EXERCISE DATA –
====

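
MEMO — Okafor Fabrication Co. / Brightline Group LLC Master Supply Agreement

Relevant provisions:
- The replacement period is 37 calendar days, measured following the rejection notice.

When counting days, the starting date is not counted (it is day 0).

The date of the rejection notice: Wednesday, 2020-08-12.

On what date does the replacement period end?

The last day of the replacement period: 2020-08-12 + 37 days = 2020-09-18.

2020-09-18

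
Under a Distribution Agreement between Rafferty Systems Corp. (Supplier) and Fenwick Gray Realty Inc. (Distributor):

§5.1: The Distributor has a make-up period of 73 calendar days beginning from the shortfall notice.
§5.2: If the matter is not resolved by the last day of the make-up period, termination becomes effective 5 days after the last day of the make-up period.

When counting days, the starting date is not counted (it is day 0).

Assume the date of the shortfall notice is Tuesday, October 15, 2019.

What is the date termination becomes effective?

January 1, 2020

The last day of the make-up period: 73 calendar days after October 15, 2019 is December 27, 2019.
The date termination becomes effective: 5 calendar days after December 27, 2019 is January 1, 2020.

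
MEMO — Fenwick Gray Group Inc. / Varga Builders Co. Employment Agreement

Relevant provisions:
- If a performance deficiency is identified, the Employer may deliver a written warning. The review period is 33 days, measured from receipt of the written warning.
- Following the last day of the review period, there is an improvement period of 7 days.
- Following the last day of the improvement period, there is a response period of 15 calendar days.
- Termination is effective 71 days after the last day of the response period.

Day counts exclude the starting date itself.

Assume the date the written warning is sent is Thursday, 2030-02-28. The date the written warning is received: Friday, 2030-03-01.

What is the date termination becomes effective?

The last day of the review period: 2030-03-01 + 33 days = 2030-04-03.
Adding 7 calendar days to 2030-04-03 gives 2030-04-10, which is the last day of the improvement period.
The last day of the response period: 15 calendar days after 2030-04-10 is 2030-04-25.
The date termination becomes effective: 71 calendar days after 2030-04-25 is 2030-07-05.

2030-07-05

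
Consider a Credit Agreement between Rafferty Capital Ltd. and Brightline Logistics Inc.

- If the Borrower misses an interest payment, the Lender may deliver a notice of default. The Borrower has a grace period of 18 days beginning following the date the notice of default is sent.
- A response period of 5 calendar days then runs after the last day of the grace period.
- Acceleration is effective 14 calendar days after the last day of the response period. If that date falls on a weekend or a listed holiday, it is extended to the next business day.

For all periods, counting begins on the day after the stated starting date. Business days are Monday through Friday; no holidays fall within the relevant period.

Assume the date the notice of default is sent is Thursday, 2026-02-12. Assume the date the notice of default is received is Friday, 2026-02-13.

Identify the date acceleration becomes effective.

2026-03-23

Adding 18 calendar days to 2026-02-12 gives 2026-03-02, which is the last day of the grace period.
The last day of the response period: 5 calendar days after 2026-03-02 is 2026-03-07.
The date acceleration becomes effective: 2026-03-07 + 14 days = 2026-03-21. That falls on a Saturday, so it rolls to the next business day, Monday, 2026-03-23.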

====

ACTIVITY – Using the material above, return every line that holds the string "Assume".

EXERCISE OUTPUT –
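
Assume the date of the shortfall notice is Tuesday, October 15, 2019.
Assume the date the written warning is sent is Thursday, 2030-02-28. The date the written warning is received: Friday, 2030-03-01.
Assume the date the notice of default is sent is Thursday, 2026-02-12. Assume the date the notice of default is received is Friday, 2026-02-13.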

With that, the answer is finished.